Dataset entries
◆ ◆ ◆ ◆

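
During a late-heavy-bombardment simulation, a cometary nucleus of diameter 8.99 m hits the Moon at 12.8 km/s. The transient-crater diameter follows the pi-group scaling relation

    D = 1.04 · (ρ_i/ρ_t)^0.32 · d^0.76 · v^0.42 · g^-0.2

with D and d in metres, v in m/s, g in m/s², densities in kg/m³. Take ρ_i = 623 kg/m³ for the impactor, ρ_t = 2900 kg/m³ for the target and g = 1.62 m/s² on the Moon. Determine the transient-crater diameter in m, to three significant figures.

D ≈ 163 m

In SI units: v = 12800 m/s.
(ρ_i/ρ_t)^0.32 = (623/2900)^0.32 = 0.6113
d^0.76 = 8.99^0.76 = 5.307
v^0.42 = 12800^0.42 = 53.09
g^-0.2 = 1.62^-0.2 = 0.9080
D = 1.04 × 0.6113 × 5.307 × 53.09 × 0.9080 = 162.6 m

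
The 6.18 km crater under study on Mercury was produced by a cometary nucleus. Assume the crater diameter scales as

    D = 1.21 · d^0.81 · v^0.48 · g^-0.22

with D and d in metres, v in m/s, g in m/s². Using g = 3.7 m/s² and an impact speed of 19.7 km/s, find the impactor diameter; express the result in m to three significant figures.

Rearranging for d: d = [D / (1.21 · 19700^0.48 · 3.7^-0.22)]^(1/0.81).
D = 6180 m.
19700^0.48 = 115.2
3.7^-0.22 = 0.7499
Denominator = 1.21 × 115.2 × 0.7499 = 104.5
D / 104.5 = 6180 / 104.5 = 59.14
d = 59.14^(1/0.81) = 59.14^1.2346 = 154.0 m

d ≈ 154 m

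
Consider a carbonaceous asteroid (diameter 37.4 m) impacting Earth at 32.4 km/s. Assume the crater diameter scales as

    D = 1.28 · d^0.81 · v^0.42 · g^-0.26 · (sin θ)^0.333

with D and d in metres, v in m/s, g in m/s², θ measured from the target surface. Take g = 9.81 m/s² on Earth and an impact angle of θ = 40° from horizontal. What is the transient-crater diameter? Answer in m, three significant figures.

In SI units: v = 32400 m/s.
d^0.81 = 37.4^0.81 = 18.79
v^0.42 = 32400^0.42 = 78.42
g^-0.26 = 9.81^-0.26 = 0.5523
(sin 40°)^0.333 = 0.6428^0.333 = 0.8632
D = 1.28 × 18.79 × 78.42 × 0.5523 × 0.8632 = 899.2 m

D ≈ 899 m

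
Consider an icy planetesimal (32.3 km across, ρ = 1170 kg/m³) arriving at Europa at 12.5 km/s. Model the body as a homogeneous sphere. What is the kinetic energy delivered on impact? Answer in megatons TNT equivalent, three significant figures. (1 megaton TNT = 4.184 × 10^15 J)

d = 32300 m; v = 12500 m/s.
Mass m = (π/6) ρ d³ = (π/6) × 1170 × (32300)³ = 2.064 × 10^16 kg
E = ½ m v² = 0.5 × 2.064 × 10^16 × (12500)² = 1.612 × 10^24 J
   = 1.612 × 10^24 / 4.184×10^15 = 3.853 × 10^8 Mt

E ≈ 3.85 × 10^8 Mt TNT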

◆ ◆ ◆ ◆

### WHAT TO PRODUCE
Find every line above where the word "Assume" occurs, and copy that line.

### EXERCISE SOLUTION
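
The 6.18 km crater under study on Mercury was produced by a cometary nucleus. Assume the crater diameter scales as
Consider a carbonaceous asteroid (diameter 37.4 m) impacting Earth at 32.4 km/s. Assume the crater diameter scales as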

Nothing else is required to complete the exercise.